■ PROBLEM REQUIREMENTS
All of the records must be set down again word for word.

● ● ● ● ●

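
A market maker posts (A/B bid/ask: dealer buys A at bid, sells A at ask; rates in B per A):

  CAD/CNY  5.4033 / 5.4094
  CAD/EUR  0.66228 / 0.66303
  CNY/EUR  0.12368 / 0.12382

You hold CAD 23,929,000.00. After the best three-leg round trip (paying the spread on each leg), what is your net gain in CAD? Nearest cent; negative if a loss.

Best loop CAD → CNY → EUR → CAD:
CAD 23,929,000.00 × 5.4033 (sell CAD at bid) = CNY 129,295,565.70
CNY 129,295,565.70 × 0.12368 (sell CNY at bid) = EUR 15,991,275.57
EUR 15,991,275.57 ÷ 0.66303 (buy CAD at ask) = CAD 24,118,479.66

Net profit: CAD 189,479.66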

● ● ● ● ●

■ EXPECTED OUTPUT
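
A market maker posts (A/B bid/ask: dealer buys A at bid, sells A at ask; rates in B per A):

  CAD/CNY  5.4033 / 5.4094
  CAD/EUR  0.66228 / 0.66303
  CNY/EUR  0.12368 / 0.12382

You hold CAD 23,929,000.00. After the best three-leg round trip (paying the spread on each leg), what is your net gain in CAD? Nearest cent; negative if a loss.

Best loop CAD → CNY → EUR → CAD:
CAD 23,929,000.00 × 5.4033 (sell CAD at bid) = CNY 129,295,565.70
CNY 129,295,565.70 × 0.12368 (sell CNY at bid) = EUR 15,991,275.57
EUR 15,991,275.57 ÷ 0.66303 (buy CAD at ask) = CAD 24,118,479.66

Net profit: CAD 189,479.66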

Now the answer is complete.